§ WORK INSTRUCTION:
The records that appear below are to be restated word for word.

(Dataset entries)
————————

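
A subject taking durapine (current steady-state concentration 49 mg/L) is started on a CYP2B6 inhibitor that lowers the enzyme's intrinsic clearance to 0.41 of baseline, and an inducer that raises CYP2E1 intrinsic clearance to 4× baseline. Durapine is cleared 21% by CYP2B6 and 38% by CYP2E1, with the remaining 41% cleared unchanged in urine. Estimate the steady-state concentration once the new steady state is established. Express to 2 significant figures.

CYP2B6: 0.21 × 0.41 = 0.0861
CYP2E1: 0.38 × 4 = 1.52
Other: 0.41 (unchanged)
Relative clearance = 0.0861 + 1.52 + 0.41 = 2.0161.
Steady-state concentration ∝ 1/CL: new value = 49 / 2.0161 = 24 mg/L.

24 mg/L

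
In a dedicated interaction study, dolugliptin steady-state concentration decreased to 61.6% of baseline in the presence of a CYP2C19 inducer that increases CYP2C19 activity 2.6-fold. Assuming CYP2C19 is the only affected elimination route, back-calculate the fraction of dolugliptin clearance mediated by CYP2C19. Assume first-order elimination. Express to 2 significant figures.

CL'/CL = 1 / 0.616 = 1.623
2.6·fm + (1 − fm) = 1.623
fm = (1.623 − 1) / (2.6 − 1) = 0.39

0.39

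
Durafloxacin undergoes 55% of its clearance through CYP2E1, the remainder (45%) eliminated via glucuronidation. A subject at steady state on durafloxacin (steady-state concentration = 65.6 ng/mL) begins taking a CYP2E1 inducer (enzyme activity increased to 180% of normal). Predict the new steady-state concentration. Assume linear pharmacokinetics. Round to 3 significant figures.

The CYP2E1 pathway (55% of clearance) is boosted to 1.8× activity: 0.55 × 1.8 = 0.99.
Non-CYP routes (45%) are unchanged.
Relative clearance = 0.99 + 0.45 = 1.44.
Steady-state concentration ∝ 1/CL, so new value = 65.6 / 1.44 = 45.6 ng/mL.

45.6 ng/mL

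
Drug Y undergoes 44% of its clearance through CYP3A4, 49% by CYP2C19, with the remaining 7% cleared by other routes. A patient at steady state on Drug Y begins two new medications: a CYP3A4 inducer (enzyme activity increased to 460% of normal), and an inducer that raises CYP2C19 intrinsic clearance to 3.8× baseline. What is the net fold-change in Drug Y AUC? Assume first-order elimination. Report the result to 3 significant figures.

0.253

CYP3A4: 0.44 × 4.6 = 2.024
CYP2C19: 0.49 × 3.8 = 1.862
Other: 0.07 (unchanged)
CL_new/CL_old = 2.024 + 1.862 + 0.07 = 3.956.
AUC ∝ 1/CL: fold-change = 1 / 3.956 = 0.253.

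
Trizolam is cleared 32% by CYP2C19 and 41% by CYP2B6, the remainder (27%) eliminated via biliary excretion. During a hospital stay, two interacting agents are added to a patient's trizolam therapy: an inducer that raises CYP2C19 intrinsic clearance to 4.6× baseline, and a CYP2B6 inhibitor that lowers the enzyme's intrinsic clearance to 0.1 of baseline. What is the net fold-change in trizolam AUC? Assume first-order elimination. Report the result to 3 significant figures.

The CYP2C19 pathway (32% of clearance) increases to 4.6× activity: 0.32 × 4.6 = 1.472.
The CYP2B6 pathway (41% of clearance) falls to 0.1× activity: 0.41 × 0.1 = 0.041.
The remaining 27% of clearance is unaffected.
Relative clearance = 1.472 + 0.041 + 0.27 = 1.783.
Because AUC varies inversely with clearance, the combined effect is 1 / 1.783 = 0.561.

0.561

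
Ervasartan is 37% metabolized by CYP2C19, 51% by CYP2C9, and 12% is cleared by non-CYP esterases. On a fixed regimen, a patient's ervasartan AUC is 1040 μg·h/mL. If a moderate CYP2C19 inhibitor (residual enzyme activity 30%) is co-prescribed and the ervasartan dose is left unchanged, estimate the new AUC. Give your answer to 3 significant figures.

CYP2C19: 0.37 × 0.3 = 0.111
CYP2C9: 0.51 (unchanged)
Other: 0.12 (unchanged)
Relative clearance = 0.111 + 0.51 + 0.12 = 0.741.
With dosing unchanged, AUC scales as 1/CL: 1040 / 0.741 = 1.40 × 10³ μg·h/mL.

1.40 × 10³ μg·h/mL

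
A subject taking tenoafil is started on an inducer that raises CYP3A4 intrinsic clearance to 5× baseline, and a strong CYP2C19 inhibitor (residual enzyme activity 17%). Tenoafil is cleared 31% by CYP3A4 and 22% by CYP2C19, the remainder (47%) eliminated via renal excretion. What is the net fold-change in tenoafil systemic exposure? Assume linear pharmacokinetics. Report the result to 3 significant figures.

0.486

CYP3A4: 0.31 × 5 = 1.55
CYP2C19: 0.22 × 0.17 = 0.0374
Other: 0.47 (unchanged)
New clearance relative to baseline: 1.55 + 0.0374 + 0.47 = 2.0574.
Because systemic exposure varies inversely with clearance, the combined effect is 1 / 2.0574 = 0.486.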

————————

§ EXERCISE RESULT:
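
A subject taking durapine (current steady-state concentration 49 mg/L) is started on a CYP2B6 inhibitor that lowers the enzyme's intrinsic clearance to 0.41 of baseline, and an inducer that raises CYP2E1 intrinsic clearance to 4× baseline. Durapine is cleared 21% by CYP2B6 and 38% by CYP2E1, with the remaining 41% cleared unchanged in urine. Estimate the steady-state concentration once the new steady state is established. Express to 2 significant figures.

CYP2B6: 0.21 × 0.41 = 0.0861
CYP2E1: 0.38 × 4 = 1.52
Other: 0.41 (unchanged)
Relative clearance = 0.0861 + 1.52 + 0.41 = 2.0161.
Steady-state concentration ∝ 1/CL: new value = 49 / 2.0161 = 24 mg/L.

24 mg/L

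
In a dedicated interaction study, dolugliptin steady-state concentration decreased to 61.6% of baseline in the presence of a CYP2C19 inducer that increases CYP2C19 activity 2.6-fold. Assuming CYP2C19 is the only affected elimination route, back-calculate the fraction of dolugliptin clearance mediated by CYP2C19. Assume first-order elimination. Express to 2 significant figures.

CL'/CL = 1 / 0.616 = 1.623
2.6·fm + (1 − fm) = 1.623
fm = (1.623 − 1) / (2.6 − 1) = 0.39

0.39

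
Durafloxacin undergoes 55% of its clearance through CYP2E1, the remainder (45%) eliminated via glucuronidation. A subject at steady state on durafloxacin (steady-state concentration = 65.6 ng/mL) begins taking a CYP2E1 inducer (enzyme activity increased to 180% of normal). Predict the new steady-state concentration. Assume linear pharmacokinetics. Round to 3 significant figures.

The CYP2E1 pathway (55% of clearance) is boosted to 1.8× activity: 0.55 × 1.8 = 0.99.
Non-CYP routes (45%) are unchanged.
Relative clearance = 0.99 + 0.45 = 1.44.
Steady-state concentration ∝ 1/CL, so new value = 65.6 / 1.44 = 45.6 ng/mL.

45.6 ng/mL

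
Drug Y undergoes 44% of its clearance through CYP3A4, 49% by CYP2C19, with the remaining 7% cleared by other routes. A patient at steady state on Drug Y begins two new medications: a CYP3A4 inducer (enzyme activity increased to 460% of normal), and an inducer that raises CYP2C19 intrinsic clearance to 3.8× baseline. What is the net fold-change in Drug Y AUC? Assume first-order elimination. Report the result to 3 significant figures.

0.253

CYP3A4: 0.44 × 4.6 = 2.024
CYP2C19: 0.49 × 3.8 = 1.862
Other: 0.07 (unchanged)
CL_new/CL_old = 2.024 + 1.862 + 0.07 = 3.956.
AUC ∝ 1/CL: fold-change = 1 / 3.956 = 0.253.

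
Trizolam is cleared 32% by CYP2C19 and 41% by CYP2B6, the remainder (27%) eliminated via biliary excretion. During a hospital stay, two interacting agents are added to a patient's trizolam therapy: an inducer that raises CYP2C19 intrinsic clearance to 4.6× baseline, and a CYP2B6 inhibitor that lowers the enzyme's intrinsic clearance to 0.1 of baseline. What is the net fold-change in trizolam AUC? Assume first-order elimination. Report the result to 3 significant figures.

The CYP2C19 pathway (32% of clearance) increases to 4.6× activity: 0.32 × 4.6 = 1.472.
The CYP2B6 pathway (41% of clearance) falls to 0.1× activity: 0.41 × 0.1 = 0.041.
The remaining 27% of clearance is unaffected.
Relative clearance = 1.472 + 0.041 + 0.27 = 1.783.
Because AUC varies inversely with clearance, the combined effect is 1 / 1.783 = 0.561.

0.561

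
Ervasartan is 37% metabolized by CYP2C19, 51% by CYP2C9, and 12% is cleared by non-CYP esterases. On a fixed regimen, a patient's ervasartan AUC is 1040 μg·h/mL. If a moderate CYP2C19 inhibitor (residual enzyme activity 30%) is co-prescribed and the ervasartan dose is left unchanged, estimate the new AUC. Give your answer to 3 significant figures.

CYP2C19: 0.37 × 0.3 = 0.111
CYP2C9: 0.51 (unchanged)
Other: 0.12 (unchanged)
Relative clearance = 0.111 + 0.51 + 0.12 = 0.741.
With dosing unchanged, AUC scales as 1/CL: 1040 / 0.741 = 1.40 × 10³ μg·h/mL.

1.40 × 10³ μg·h/mL

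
A subject taking tenoafil is started on an inducer that raises CYP3A4 intrinsic clearance to 5× baseline, and a strong CYP2C19 inhibitor (residual enzyme activity 17%). Tenoafil is cleared 31% by CYP3A4 and 22% by CYP2C19, the remainder (47%) eliminated via renal excretion. What is the net fold-change in tenoafil systemic exposure? Assume linear pharmacokinetics. Report the result to 3 significant figures.

0.486

CYP3A4: 0.31 × 5 = 1.55
CYP2C19: 0.22 × 0.17 = 0.0374
Other: 0.47 (unchanged)
New clearance relative to baseline: 1.55 + 0.0374 + 0.47 = 2.0574.
Because systemic exposure varies inversely with clearance, the combined effect is 1 / 2.0574 = 0.486.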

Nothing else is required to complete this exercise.